> Provided data
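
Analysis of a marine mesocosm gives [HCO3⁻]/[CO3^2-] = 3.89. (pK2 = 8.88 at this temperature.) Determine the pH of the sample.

pH = 8.29

From K2 = [H⁺][CO3^2-]/[HCO3⁻]:  pH = pK2 − log₁₀([HCO3⁻]/[CO3^2-])
log₁₀(3.89) = +0.590
pH = 8.88 − (+0.590) = 8.29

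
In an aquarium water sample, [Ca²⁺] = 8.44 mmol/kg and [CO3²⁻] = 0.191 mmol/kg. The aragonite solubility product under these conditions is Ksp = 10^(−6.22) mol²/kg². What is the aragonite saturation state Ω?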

> About this task
Write every record out again exactly.

> Task output
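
Analysis of a marine mesocosm gives [HCO3⁻]/[CO3^2-] = 3.89. (pK2 = 8.88 at this temperature.) Determine the pH of the sample.

pH = 8.29

From K2 = [H⁺][CO3^2-]/[HCO3⁻]:  pH = pK2 − log₁₀([HCO3⁻]/[CO3^2-])
log₁₀(3.89) = +0.590
pH = 8.88 − (+0.590) = 8.29

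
In an aquarium water sample, [Ca²⁺] = 8.44 mmol/kg and [CO3²⁻] = 0.191 mmol/kg. The aragonite solubility product under these conditions is Ksp = 10^(−6.22) mol²/kg². What is the aragonite saturation state Ω?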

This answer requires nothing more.